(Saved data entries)
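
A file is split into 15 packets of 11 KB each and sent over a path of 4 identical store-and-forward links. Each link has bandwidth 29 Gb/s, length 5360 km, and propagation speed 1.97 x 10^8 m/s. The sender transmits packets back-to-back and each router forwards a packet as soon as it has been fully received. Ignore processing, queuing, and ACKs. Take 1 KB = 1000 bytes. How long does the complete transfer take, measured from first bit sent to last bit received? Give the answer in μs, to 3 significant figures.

109000 μs

Per-hop transmission t_tx = L/R = 88000/29000000000 = 3.03448 μs.
Per-hop propagation t_prop = 5360000/197000000 = 27208.1 μs.
Pipeline fill: first packet needs 4·t_tx to clear all hops; remaining 14 packets each add one t_tx.
Total = (4+15-1)·t_tx + 4·t_prop = 18·3.03448 + 4·27208.1 = 109000 μs.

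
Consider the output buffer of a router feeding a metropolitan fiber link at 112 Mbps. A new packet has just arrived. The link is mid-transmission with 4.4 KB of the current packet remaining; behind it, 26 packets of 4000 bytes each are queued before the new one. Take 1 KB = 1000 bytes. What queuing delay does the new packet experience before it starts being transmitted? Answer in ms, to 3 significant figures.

7.74 ms

Each queued packet: L/R = 32000/112000000 = 0.285714 ms.
26 queued → 7.42857 ms.
Plus remaining 35200 bits of current packet: 0.314286 ms.
Queuing delay = 7.74 ms.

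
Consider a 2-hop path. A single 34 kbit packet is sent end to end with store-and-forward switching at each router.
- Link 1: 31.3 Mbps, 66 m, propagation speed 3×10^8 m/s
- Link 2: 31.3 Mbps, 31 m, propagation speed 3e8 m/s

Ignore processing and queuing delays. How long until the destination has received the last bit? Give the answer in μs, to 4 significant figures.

2173 μs

L = 34000 bits.
Transmission delay per hop = L/R = 34000/31300000 = 1086.26 μs; 2 hops → 2172.52 μs.
Propagation delays (d/s per hop): 0.22, 0.103333 μs; sum = 0.323333 μs.
End-to-end = 2173 μs.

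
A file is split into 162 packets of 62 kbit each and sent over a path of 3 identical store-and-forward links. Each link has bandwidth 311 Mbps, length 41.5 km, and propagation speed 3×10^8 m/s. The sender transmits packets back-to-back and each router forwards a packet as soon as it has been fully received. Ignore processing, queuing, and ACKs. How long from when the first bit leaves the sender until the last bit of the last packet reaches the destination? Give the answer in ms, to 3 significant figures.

Per-hop transmission t_tx = L/R = 62000/311000000 = 0.199357 ms.
Per-hop propagation t_prop = 41500/300000000 = 0.138333 ms.
Pipeline fill: first packet needs 3·t_tx to clear all hops; remaining 161 packets each add one t_tx.
Total = (3+162-1)·t_tx + 3·t_prop = 164·0.199357 + 3·0.138333 = 33.1 ms.

33.1 ms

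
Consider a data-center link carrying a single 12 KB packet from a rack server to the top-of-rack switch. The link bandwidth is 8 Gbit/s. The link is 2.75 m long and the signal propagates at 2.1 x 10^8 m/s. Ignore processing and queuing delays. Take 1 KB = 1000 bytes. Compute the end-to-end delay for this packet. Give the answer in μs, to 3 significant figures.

12.0 μs

L = 96000 bits.
Transmission delay = L/R = 96000 / 8000000000 = 12 μs.
Propagation delay = d/s = 2.75 m / 210000000 m/s = 0.0130952 μs.
Total = 12.0 μs.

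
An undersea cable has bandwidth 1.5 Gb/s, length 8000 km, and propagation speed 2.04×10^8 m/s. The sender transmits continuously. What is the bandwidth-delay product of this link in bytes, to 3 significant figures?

Propagation delay = 8000000 / 204000000 = 0.0392157 s.
BDP = R × t_prop = 1500000000 × 0.0392157 = 58823500 bits.
In bytes: 58823500/8 = 7350000 bytes.

7350000 bytes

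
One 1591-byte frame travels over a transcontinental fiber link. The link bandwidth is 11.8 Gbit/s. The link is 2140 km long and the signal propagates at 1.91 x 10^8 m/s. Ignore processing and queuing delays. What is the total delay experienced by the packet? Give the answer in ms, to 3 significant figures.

11.2 ms

L = 1591 × 8 = 12728 bits.
Transmission delay = L/R = 12728 / 11800000000 = 0.00107864 ms.
Propagation delay = d/s = 2140000 m / 191000000 m/s = 11.2042 ms.
Total = 11.2 ms.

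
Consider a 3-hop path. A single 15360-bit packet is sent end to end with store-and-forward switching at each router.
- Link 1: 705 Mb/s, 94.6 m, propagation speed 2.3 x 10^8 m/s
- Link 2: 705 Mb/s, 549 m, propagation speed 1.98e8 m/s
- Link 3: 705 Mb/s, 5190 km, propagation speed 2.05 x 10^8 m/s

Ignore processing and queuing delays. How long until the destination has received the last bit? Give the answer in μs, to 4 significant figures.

25390 μs

Transmission delay per hop = L/R = 15360/705000000 = 21.7872 μs; 3 hops → 65.3617 μs.
Propagation delays (d/s per hop): 0.411304, 2.77273, 25317.1 μs; sum = 25320.3 μs.
End-to-end = 25390 μs.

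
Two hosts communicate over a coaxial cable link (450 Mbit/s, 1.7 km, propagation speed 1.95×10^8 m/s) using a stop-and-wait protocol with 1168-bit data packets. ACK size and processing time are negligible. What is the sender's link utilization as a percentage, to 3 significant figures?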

_What the exercise asks_
Set down only the line containing "- Link 3: 705" and the lines after it through the end, exactly as they appear above.

_Answer box_
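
- Link 3: 705 Mb/s, 5190 km, propagation speed 2.05 x 10^8 m/s

Ignore processing and queuing delays. How long until the destination has received the last bit? Give the answer in μs, to 4 significant figures.

25390 μs

Transmission delay per hop = L/R = 15360/705000000 = 21.7872 μs; 3 hops → 65.3617 μs.
Propagation delays (d/s per hop): 0.411304, 2.77273, 25317.1 μs; sum = 25320.3 μs.
End-to-end = 25390 μs.

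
Two hosts communicate over a coaxial cable link (450 Mbit/s, 1.7 km, propagation speed 1.95×10^8 m/s) using a stop-and-wait protocol with 1168-bit data packets. ACK size and processing time are negligible. What is the sender's link utilization as a percentage, to 3 significant figures?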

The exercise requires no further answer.